▶ [Brief]: Where the records below show a line containing "For the X-linked recessive condition red-green", start copying; end with the line containing "- fruit shape: round", and copy it too.

▶ [Records supplied]:
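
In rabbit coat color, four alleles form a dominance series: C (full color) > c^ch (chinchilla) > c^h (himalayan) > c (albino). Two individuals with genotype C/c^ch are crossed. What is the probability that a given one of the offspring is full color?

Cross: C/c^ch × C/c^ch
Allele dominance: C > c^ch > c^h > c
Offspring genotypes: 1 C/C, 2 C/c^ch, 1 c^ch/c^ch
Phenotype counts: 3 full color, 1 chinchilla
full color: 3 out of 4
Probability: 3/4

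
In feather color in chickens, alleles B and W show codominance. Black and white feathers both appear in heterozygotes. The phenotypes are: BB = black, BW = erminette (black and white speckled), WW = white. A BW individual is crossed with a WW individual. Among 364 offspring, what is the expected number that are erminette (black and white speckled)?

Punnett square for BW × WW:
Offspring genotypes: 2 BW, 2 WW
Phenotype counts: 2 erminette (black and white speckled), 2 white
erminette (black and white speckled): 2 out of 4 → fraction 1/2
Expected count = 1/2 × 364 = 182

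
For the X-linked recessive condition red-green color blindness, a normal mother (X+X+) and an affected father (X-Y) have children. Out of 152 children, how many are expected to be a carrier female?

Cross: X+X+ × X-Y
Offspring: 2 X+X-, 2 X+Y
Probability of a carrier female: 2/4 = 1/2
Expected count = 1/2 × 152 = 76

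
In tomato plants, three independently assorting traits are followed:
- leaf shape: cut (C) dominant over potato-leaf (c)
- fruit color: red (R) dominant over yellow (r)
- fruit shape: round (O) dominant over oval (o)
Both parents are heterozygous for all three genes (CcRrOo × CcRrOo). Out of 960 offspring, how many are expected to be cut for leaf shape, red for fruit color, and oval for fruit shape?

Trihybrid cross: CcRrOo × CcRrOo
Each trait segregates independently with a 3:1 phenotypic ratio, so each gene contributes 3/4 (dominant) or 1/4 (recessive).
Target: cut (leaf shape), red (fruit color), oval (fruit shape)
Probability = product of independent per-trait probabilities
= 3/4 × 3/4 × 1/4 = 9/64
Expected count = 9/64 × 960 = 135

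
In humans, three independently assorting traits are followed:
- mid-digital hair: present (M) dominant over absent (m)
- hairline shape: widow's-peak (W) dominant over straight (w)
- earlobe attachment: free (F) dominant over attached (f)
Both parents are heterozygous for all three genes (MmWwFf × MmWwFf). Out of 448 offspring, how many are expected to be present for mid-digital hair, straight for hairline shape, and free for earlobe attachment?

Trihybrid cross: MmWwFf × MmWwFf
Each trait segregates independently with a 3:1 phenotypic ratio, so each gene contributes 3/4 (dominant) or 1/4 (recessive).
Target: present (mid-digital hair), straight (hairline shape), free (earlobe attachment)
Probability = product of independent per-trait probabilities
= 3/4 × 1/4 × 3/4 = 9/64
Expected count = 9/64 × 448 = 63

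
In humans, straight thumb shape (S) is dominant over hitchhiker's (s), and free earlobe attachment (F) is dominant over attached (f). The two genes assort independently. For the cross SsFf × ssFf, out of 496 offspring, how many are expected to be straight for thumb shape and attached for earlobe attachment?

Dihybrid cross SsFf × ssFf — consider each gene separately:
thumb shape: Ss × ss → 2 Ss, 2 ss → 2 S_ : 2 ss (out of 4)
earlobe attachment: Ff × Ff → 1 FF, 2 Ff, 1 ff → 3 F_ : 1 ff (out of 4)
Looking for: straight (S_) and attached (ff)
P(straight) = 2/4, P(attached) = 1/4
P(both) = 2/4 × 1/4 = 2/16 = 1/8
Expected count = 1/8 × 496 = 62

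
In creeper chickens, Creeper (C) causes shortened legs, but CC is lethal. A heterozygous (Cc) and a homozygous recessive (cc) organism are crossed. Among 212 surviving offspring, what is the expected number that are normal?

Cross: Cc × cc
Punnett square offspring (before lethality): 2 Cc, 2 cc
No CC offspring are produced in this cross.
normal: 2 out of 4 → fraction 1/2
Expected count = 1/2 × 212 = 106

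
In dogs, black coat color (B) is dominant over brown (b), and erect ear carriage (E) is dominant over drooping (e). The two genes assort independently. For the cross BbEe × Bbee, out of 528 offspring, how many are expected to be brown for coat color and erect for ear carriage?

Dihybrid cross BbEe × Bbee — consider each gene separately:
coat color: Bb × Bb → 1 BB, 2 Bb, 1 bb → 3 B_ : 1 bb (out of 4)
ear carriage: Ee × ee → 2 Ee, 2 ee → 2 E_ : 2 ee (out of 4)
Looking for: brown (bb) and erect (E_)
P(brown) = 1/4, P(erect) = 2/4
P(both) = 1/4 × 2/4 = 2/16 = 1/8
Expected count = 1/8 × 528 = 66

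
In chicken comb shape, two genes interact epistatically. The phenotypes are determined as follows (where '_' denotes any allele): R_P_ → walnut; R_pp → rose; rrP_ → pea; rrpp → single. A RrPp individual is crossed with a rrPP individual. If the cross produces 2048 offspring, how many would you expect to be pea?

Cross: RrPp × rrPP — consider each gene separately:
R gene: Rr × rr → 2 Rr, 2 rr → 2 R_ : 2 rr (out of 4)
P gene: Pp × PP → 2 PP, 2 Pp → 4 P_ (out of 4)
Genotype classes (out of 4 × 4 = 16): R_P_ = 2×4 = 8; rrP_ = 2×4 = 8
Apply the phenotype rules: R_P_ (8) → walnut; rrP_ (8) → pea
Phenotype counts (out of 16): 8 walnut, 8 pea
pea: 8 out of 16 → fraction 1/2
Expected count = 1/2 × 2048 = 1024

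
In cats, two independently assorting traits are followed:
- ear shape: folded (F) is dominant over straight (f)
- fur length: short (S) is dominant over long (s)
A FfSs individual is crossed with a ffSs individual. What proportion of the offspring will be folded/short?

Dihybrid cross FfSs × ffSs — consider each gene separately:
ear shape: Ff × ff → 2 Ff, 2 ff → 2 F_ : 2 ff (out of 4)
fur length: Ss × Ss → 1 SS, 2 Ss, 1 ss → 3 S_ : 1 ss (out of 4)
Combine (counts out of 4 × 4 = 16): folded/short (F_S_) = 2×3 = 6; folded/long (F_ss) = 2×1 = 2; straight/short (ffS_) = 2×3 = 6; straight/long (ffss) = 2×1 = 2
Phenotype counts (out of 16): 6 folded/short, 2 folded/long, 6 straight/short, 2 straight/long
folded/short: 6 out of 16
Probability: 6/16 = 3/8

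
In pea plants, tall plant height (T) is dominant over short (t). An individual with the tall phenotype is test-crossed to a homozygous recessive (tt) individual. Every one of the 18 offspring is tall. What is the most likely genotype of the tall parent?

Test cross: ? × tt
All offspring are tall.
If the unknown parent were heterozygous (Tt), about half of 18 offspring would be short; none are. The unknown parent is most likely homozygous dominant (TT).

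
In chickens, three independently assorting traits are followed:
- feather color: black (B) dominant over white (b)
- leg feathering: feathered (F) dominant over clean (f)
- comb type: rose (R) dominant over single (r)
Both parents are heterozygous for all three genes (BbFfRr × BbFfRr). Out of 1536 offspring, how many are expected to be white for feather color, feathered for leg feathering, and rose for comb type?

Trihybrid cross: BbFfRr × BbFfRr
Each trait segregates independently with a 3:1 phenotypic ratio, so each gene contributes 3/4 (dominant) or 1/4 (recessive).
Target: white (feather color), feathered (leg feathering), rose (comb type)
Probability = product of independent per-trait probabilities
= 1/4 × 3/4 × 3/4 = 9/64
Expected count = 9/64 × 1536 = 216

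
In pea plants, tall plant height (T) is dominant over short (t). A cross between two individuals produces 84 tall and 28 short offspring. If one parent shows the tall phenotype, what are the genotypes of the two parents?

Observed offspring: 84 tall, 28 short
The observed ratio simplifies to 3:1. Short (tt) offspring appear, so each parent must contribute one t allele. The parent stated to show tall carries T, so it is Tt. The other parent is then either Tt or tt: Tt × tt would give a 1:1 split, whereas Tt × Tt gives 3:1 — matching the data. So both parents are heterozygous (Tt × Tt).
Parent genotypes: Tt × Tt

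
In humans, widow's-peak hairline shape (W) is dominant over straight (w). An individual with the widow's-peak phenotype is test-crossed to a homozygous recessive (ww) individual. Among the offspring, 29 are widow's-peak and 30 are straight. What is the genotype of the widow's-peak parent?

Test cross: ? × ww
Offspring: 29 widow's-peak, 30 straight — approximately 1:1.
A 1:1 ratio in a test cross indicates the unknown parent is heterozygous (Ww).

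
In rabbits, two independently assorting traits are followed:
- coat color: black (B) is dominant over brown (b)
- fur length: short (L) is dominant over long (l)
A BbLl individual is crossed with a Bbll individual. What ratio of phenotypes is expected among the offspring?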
...
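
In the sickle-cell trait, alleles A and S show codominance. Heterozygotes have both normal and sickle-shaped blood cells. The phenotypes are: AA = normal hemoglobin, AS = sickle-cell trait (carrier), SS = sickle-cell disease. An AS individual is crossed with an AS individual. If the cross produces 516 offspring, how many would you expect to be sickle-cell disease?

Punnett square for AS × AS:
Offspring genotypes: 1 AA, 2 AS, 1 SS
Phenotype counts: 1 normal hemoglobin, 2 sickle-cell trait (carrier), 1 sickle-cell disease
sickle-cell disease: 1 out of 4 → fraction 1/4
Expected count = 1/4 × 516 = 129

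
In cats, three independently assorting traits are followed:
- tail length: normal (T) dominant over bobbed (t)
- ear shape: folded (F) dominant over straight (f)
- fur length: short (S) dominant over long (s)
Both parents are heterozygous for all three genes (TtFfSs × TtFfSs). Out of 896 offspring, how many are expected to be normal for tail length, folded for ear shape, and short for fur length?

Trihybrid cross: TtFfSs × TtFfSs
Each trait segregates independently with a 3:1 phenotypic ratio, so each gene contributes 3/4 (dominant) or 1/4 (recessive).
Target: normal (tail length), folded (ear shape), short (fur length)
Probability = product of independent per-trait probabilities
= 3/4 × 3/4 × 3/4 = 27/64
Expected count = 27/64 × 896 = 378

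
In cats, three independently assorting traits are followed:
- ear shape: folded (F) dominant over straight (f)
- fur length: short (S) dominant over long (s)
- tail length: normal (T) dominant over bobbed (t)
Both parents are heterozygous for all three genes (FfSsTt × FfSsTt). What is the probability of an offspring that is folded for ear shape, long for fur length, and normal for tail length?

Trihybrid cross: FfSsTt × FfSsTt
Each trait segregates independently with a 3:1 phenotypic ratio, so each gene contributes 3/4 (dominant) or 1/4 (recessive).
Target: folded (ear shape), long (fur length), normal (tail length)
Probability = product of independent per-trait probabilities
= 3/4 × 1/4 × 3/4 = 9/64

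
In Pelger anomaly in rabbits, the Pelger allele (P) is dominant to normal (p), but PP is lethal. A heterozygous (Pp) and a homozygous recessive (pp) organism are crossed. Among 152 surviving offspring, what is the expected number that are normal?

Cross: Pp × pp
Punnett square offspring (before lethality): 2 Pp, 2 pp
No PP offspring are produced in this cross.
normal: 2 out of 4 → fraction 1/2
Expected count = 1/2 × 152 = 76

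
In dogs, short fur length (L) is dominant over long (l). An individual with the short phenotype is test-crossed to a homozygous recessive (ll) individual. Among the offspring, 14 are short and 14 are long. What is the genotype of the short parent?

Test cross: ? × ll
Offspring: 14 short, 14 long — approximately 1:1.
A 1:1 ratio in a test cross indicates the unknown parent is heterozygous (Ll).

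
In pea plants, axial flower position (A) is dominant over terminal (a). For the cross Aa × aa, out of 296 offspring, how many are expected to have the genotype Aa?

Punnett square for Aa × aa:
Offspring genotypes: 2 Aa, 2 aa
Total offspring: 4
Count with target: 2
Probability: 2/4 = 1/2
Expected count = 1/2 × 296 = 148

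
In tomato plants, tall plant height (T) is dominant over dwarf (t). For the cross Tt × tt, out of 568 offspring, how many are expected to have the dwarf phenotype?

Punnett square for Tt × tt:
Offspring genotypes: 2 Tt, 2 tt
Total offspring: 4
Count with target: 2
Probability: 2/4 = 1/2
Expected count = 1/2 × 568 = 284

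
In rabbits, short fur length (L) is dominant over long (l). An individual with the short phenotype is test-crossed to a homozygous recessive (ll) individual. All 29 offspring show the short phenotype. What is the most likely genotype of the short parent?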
...
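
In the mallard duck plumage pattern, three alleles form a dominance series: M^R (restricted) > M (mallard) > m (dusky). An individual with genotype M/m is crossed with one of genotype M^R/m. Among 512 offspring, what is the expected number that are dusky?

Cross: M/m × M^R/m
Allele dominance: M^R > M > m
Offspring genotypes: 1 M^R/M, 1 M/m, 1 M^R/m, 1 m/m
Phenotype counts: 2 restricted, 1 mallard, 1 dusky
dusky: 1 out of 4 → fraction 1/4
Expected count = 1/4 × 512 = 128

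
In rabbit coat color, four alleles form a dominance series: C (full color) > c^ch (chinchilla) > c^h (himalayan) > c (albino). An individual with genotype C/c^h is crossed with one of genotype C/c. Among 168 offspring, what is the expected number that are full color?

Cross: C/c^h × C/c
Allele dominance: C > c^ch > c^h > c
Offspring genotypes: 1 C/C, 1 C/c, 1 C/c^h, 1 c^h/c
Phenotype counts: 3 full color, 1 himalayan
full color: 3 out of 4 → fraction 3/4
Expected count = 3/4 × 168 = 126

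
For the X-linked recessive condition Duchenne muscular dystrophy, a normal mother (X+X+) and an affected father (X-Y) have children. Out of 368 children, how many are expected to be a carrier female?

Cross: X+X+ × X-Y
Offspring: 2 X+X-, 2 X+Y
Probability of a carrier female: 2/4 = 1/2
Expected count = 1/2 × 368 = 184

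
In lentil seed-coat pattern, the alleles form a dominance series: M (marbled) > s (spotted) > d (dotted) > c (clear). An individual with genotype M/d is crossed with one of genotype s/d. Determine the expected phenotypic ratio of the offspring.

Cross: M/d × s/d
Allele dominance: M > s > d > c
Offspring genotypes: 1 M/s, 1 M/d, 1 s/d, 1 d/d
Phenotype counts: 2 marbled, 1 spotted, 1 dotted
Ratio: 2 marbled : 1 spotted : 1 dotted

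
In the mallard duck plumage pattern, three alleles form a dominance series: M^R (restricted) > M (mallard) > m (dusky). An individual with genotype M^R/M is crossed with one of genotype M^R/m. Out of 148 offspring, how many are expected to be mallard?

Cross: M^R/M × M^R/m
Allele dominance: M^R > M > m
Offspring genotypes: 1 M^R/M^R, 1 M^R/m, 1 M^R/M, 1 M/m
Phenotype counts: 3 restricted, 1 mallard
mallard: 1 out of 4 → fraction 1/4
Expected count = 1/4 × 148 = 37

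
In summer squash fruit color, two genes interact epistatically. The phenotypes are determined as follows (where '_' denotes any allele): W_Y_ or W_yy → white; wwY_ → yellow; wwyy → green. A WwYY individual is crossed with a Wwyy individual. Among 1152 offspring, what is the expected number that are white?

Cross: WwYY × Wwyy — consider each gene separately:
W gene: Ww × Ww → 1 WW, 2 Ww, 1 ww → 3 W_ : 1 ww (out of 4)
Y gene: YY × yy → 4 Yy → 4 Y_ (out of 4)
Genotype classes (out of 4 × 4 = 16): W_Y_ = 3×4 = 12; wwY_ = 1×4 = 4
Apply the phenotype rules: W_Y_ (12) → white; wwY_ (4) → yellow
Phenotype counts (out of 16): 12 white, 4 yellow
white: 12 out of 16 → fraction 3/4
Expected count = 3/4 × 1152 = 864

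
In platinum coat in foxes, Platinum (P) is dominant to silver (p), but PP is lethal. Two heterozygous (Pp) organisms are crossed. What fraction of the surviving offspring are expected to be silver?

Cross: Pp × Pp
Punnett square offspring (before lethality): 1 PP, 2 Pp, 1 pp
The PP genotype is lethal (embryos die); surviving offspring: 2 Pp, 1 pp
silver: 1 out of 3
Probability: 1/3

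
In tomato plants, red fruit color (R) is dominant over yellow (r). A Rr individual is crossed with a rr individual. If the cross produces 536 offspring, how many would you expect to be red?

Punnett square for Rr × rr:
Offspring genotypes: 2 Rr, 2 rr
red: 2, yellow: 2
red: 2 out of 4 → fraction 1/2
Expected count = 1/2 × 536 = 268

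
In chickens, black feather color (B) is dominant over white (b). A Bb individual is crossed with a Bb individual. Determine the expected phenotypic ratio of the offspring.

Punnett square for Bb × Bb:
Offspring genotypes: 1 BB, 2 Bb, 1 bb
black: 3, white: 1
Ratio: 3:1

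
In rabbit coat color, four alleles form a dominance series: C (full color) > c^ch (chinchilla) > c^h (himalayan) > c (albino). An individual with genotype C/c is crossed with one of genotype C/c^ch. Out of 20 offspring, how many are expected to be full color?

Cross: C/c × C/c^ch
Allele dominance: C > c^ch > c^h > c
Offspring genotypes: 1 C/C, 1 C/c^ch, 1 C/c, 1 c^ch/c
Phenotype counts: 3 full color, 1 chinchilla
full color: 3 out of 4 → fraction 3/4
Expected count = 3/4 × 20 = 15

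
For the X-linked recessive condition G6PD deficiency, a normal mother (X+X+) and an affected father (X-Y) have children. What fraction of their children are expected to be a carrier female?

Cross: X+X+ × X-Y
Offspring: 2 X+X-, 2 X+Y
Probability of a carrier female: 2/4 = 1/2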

▶ [Reply]:
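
For the X-linked recessive condition red-green color blindness, a normal mother (X+X+) and an affected father (X-Y) have children. Out of 152 children, how many are expected to be a carrier female?

Cross: X+X+ × X-Y
Offspring: 2 X+X-, 2 X+Y
Probability of a carrier female: 2/4 = 1/2
Expected count = 1/2 × 152 = 76

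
In tomato plants, three independently assorting traits are followed:
- leaf shape: cut (C) dominant over potato-leaf (c)
- fruit color: red (R) dominant over yellow (r)
- fruit shape: round (O) dominant over oval (o)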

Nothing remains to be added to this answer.